Stored items:

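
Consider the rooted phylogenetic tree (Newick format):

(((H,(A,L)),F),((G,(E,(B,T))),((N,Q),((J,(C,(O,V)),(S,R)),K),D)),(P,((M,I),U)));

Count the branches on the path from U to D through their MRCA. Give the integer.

The MRCA of U and D is the root of the tree.
From U up to that node: 3 branches. From D up to the same node: 3 branches. Total: 3 + 3 = 6.

6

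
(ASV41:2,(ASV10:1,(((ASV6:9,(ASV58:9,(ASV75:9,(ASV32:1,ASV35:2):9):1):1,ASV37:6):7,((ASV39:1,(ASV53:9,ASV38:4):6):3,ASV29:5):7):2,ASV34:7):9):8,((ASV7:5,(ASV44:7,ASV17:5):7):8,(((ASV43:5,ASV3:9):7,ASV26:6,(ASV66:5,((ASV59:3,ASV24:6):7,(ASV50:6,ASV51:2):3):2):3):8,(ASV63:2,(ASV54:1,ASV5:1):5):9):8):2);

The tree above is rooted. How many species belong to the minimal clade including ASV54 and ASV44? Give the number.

The MRCA of ASV54 and ASV44 is the node subtending ((ASV7,(ASV44,ASV17)),(((ASV43,ASV3),ASV26,(ASV66,((ASV59,ASV24),(ASV50,ASV51)))),(ASV63,(ASV54,ASV5)))).
That clade contains 14 terminal taxa: ASV17, ASV24, ASV26, ASV3, ASV43, ASV44, ASV5, ASV50, ASV51, ASV54, ASV59, ASV63, ASV66, ASV7.

14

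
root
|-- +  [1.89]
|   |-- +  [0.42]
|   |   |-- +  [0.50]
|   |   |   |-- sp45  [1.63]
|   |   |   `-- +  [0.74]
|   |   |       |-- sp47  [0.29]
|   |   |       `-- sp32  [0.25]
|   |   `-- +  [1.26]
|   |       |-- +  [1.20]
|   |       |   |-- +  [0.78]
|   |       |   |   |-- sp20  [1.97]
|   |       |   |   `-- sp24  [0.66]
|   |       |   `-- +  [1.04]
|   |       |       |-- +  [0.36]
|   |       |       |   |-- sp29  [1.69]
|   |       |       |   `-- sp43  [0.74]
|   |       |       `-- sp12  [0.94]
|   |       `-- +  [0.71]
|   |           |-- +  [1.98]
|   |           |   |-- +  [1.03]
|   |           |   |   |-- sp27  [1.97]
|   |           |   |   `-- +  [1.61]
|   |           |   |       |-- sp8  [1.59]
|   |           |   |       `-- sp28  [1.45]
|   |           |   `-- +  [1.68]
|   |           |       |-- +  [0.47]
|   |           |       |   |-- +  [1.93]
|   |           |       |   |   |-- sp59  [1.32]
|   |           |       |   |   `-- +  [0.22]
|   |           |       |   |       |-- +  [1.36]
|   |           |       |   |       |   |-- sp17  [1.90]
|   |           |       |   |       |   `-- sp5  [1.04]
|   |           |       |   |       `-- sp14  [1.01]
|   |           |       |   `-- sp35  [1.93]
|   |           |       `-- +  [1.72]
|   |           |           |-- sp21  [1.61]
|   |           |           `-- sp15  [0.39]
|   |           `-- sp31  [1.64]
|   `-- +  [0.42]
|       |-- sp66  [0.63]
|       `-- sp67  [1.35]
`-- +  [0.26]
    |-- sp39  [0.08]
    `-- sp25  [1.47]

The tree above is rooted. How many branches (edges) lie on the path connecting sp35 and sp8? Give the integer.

6

The MRCA of sp35 and sp8 is the node subtending ((sp27,(sp8,sp28)),(((sp59,((sp17,sp5),sp14)),sp35),(sp21,sp15))).
From sp35 up to that node: 3 branches. From sp8 up to the same node: 3 branches. Total: 3 + 3 = 6.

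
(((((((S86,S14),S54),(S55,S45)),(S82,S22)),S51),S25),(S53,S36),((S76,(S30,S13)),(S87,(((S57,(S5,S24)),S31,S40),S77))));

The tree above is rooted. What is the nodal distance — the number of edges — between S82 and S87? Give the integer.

The MRCA of S82 and S87 is the root of the tree.
From S82 up to that node: 5 branches. From S87 up to the same node: 3 branches. Total: 5 + 3 = 8.

8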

WORK TASK: Please give every entry again, precisely as it appears.

ANSWER FOR THIS EXERCISE:
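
Consider the rooted phylogenetic tree (Newick format):

(((H,(A,L)),F),((G,(E,(B,T))),((N,Q),((J,(C,(O,V)),(S,R)),K),D)),(P,((M,I),U)));

Count the branches on the path from U to D through their MRCA. Give the integer.

The MRCA of U and D is the root of the tree.
From U up to that node: 3 branches. From D up to the same node: 3 branches. Total: 3 + 3 = 6.

6

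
(ASV41:2,(ASV10:1,(((ASV6:9,(ASV58:9,(ASV75:9,(ASV32:1,ASV35:2):9):1):1,ASV37:6):7,((ASV39:1,(ASV53:9,ASV38:4):6):3,ASV29:5):7):2,ASV34:7):9):8,((ASV7:5,(ASV44:7,ASV17:5):7):8,(((ASV43:5,ASV3:9):7,ASV26:6,(ASV66:5,((ASV59:3,ASV24:6):7,(ASV50:6,ASV51:2):3):2):3):8,(ASV63:2,(ASV54:1,ASV5:1):5):9):8):2);

The tree above is rooted. How many species belong to the minimal clade including ASV54 and ASV44? Give the number.

The MRCA of ASV54 and ASV44 is the node subtending ((ASV7,(ASV44,ASV17)),(((ASV43,ASV3),ASV26,(ASV66,((ASV59,ASV24),(ASV50,ASV51)))),(ASV63,(ASV54,ASV5)))).
That clade contains 14 terminal taxa: ASV17, ASV24, ASV26, ASV3, ASV43, ASV44, ASV5, ASV50, ASV51, ASV54, ASV59, ASV63, ASV66, ASV7.

14

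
root
|-- +  [1.89]
|   |-- +  [0.42]
|   |   |-- +  [0.50]
|   |   |   |-- sp45  [1.63]
|   |   |   `-- +  [0.74]
|   |   |       |-- sp47  [0.29]
|   |   |       `-- sp32  [0.25]
|   |   `-- +  [1.26]
|   |       |-- +  [1.20]
|   |       |   |-- +  [0.78]
|   |       |   |   |-- sp20  [1.97]
|   |       |   |   `-- sp24  [0.66]
|   |       |   `-- +  [1.04]
|   |       |       |-- +  [0.36]
|   |       |       |   |-- sp29  [1.69]
|   |       |       |   `-- sp43  [0.74]
|   |       |       `-- sp12  [0.94]
|   |       `-- +  [0.71]
|   |           |-- +  [1.98]
|   |           |   |-- +  [1.03]
|   |           |   |   |-- sp27  [1.97]
|   |           |   |   `-- +  [1.61]
|   |           |   |       |-- sp8  [1.59]
|   |           |   |       `-- sp28  [1.45]
|   |           |   `-- +  [1.68]
|   |           |       |-- +  [0.47]
|   |           |       |   |-- +  [1.93]
|   |           |       |   |   |-- sp59  [1.32]
|   |           |       |   |   `-- +  [0.22]
|   |           |       |   |       |-- +  [1.36]
|   |           |       |   |       |   |-- sp17  [1.90]
|   |           |       |   |       |   `-- sp5  [1.04]
|   |           |       |   |       `-- sp14  [1.01]
|   |           |       |   `-- sp35  [1.93]
|   |           |       `-- +  [1.72]
|   |           |           |-- sp21  [1.61]
|   |           |           `-- sp15  [0.39]
|   |           `-- sp31  [1.64]
|   `-- +  [0.42]
|       |-- sp66  [0.63]
|       `-- sp67  [1.35]
`-- +  [0.26]
    |-- sp39  [0.08]
    `-- sp25  [1.47]

The tree above is rooted. How many branches (edges) lie on the path connecting sp35 and sp8? Give the integer.

6

The MRCA of sp35 and sp8 is the node subtending ((sp27,(sp8,sp28)),(((sp59,((sp17,sp5),sp14)),sp35),(sp21,sp15))).
From sp35 up to that node: 3 branches. From sp8 up to the same node: 3 branches. Total: 3 + 3 = 6.

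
(((((((S86,S14),S54),(S55,S45)),(S82,S22)),S51),S25),(S53,S36),((S76,(S30,S13)),(S87,(((S57,(S5,S24)),S31,S40),S77))));

The tree above is rooted. What is the nodal distance — the number of edges — between S82 and S87? Give the integer.

The MRCA of S82 and S87 is the root of the tree.
From S82 up to that node: 5 branches. From S87 up to the same node: 3 branches. Total: 5 + 3 = 8.

8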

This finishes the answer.